> **YOUR GOAL**: Each record below is to be output with no change at all.
=== SUPPLIED MATERIAL ===
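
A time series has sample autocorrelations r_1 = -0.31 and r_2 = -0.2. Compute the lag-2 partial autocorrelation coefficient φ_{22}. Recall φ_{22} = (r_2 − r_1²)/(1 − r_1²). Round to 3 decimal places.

φ_{22} = (r_2 − r_1²) / (1 − r_1²)
r_1² = (-0.31)² = 0.0961
Numerator = -0.2 − 0.0961 = -0.2961; denominator = 1 − 0.0961 = 0.9039
φ_{22} = -0.2961 / 0.9039 = -0.328

-0.328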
===
> **REPLY TO THE EXERCISE**:
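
A time series has sample autocorrelations r_1 = -0.31 and r_2 = -0.2. Compute the lag-2 partial autocorrelation coefficient φ_{22}. Recall φ_{22} = (r_2 − r_1²)/(1 − r_1²). Round to 3 decimal places.

φ_{22} = (r_2 − r_1²) / (1 − r_1²)
r_1² = (-0.31)² = 0.0961
Numerator = -0.2 − 0.0961 = -0.2961; denominator = 1 − 0.0961 = 0.9039
φ_{22} = -0.2961 / 0.9039 = -0.328

-0.328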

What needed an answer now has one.